━━━━━ SOURCE MATERIAL ━━━━━
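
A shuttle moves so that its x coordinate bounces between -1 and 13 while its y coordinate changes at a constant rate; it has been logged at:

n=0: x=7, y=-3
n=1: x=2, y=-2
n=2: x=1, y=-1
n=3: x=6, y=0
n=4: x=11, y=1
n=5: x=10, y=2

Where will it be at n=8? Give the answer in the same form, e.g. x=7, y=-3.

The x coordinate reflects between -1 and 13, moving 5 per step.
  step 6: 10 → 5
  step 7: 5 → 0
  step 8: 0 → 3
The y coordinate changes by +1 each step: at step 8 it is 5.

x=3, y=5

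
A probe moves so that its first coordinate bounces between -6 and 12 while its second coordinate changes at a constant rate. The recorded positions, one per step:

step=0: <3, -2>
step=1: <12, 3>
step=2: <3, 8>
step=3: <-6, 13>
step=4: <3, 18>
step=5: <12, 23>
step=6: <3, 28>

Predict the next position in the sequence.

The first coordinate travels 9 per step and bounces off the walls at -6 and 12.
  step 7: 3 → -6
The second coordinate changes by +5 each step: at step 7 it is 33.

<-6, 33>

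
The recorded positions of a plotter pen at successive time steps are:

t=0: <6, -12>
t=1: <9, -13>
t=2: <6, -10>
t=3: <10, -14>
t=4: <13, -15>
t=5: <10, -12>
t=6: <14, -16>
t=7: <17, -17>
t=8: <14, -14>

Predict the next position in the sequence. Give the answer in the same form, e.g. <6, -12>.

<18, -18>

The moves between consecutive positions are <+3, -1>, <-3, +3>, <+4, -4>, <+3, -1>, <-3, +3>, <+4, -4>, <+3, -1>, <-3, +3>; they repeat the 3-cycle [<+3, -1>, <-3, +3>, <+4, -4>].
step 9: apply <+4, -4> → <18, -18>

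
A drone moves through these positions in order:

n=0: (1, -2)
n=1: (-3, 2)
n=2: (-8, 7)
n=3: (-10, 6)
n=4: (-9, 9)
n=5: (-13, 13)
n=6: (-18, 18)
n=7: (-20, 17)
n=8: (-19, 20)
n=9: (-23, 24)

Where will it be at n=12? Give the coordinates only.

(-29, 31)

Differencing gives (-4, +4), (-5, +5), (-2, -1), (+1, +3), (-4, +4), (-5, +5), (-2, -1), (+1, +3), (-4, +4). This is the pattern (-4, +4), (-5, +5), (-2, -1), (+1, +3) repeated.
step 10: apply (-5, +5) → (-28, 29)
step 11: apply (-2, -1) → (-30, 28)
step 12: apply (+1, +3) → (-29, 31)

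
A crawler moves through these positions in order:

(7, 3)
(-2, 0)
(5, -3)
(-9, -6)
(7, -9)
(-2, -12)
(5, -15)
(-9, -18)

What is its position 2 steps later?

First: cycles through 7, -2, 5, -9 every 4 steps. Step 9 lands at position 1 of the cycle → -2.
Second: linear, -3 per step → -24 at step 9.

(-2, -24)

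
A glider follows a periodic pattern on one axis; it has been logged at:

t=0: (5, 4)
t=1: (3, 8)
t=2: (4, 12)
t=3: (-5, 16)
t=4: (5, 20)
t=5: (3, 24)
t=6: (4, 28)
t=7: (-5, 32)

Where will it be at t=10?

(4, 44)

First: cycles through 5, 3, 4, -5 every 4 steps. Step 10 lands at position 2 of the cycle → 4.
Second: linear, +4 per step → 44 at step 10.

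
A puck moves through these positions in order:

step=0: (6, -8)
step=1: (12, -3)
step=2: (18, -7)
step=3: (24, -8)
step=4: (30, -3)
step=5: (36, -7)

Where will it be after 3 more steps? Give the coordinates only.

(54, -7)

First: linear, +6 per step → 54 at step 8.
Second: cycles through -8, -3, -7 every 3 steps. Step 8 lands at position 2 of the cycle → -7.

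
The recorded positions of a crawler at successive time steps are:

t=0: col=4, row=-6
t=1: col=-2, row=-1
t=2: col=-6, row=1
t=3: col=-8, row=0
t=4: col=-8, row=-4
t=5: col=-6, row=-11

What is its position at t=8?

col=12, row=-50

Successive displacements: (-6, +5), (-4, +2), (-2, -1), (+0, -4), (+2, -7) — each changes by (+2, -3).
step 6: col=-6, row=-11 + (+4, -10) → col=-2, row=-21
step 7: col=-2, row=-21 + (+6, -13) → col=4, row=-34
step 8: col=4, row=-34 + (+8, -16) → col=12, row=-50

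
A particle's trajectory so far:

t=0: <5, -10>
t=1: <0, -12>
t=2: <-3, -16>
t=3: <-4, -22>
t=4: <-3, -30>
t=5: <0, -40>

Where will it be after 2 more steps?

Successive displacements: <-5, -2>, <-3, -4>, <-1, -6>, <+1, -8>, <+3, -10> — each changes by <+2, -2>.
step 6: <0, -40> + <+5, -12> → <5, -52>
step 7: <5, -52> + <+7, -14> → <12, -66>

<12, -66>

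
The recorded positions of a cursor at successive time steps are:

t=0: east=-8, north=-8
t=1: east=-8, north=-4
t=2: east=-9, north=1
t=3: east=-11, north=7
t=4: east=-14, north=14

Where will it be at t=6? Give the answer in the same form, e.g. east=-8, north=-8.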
━━━━━
━━━━━ SOURCE MATERIAL ━━━━━
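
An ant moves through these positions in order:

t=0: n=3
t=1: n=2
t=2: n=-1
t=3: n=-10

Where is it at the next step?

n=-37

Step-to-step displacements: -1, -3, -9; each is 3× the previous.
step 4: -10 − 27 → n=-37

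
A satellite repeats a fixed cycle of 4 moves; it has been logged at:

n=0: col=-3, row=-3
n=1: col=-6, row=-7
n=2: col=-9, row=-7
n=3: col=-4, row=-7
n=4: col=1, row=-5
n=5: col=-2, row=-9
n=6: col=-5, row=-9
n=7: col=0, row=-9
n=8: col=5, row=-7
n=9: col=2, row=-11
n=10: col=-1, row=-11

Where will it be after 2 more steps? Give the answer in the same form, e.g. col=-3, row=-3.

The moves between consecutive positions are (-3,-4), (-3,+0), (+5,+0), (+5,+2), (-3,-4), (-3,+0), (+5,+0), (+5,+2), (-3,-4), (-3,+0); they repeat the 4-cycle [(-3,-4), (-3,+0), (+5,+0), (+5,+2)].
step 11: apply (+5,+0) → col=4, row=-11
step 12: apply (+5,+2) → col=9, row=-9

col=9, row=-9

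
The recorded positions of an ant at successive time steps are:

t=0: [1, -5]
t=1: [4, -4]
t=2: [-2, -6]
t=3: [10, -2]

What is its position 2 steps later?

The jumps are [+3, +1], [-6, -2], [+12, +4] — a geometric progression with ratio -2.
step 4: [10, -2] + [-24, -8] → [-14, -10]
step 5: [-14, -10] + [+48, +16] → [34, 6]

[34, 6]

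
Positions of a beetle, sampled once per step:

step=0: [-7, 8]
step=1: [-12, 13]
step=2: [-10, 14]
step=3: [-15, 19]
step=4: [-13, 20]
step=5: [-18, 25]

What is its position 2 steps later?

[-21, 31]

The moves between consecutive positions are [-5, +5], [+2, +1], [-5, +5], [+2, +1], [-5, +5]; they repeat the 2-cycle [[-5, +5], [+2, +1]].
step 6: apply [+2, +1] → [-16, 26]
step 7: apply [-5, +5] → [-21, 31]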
━━━━━
## ABOUT THIS EXERCISE:
As listed above, the lines from the line with "A shuttle moves" to the line with "n=9: (-23, 24)" are to be echoed exactly, with both ends included and nothing added.

## ANSWER SECTION:
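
A shuttle moves so that its x coordinate bounces between -1 and 13 while its y coordinate changes at a constant rate; it has been logged at:

n=0: x=7, y=-3
n=1: x=2, y=-2
n=2: x=1, y=-1
n=3: x=6, y=0
n=4: x=11, y=1
n=5: x=10, y=2

Where will it be at n=8? Give the answer in the same form, e.g. x=7, y=-3.

The x coordinate reflects between -1 and 13, moving 5 per step.
  step 6: 10 → 5
  step 7: 5 → 0
  step 8: 0 → 3
The y coordinate changes by +1 each step: at step 8 it is 5.

x=3, y=5

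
A probe moves so that its first coordinate bounces between -6 and 12 while its second coordinate changes at a constant rate. The recorded positions, one per step:

step=0: <3, -2>
step=1: <12, 3>
step=2: <3, 8>
step=3: <-6, 13>
step=4: <3, 18>
step=5: <12, 23>
step=6: <3, 28>

Predict the next position in the sequence.

The first coordinate travels 9 per step and bounces off the walls at -6 and 12.
  step 7: 3 → -6
The second coordinate changes by +5 each step: at step 7 it is 33.

<-6, 33>

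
The recorded positions of a plotter pen at successive time steps are:

t=0: <6, -12>
t=1: <9, -13>
t=2: <6, -10>
t=3: <10, -14>
t=4: <13, -15>
t=5: <10, -12>
t=6: <14, -16>
t=7: <17, -17>
t=8: <14, -14>

Predict the next position in the sequence. Give the answer in the same form, e.g. <6, -12>.

<18, -18>

The moves between consecutive positions are <+3, -1>, <-3, +3>, <+4, -4>, <+3, -1>, <-3, +3>, <+4, -4>, <+3, -1>, <-3, +3>; they repeat the 3-cycle [<+3, -1>, <-3, +3>, <+4, -4>].
step 9: apply <+4, -4> → <18, -18>

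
A drone moves through these positions in order:

n=0: (1, -2)
n=1: (-3, 2)
n=2: (-8, 7)
n=3: (-10, 6)
n=4: (-9, 9)
n=5: (-13, 13)
n=6: (-18, 18)
n=7: (-20, 17)
n=8: (-19, 20)
n=9: (-23, 24)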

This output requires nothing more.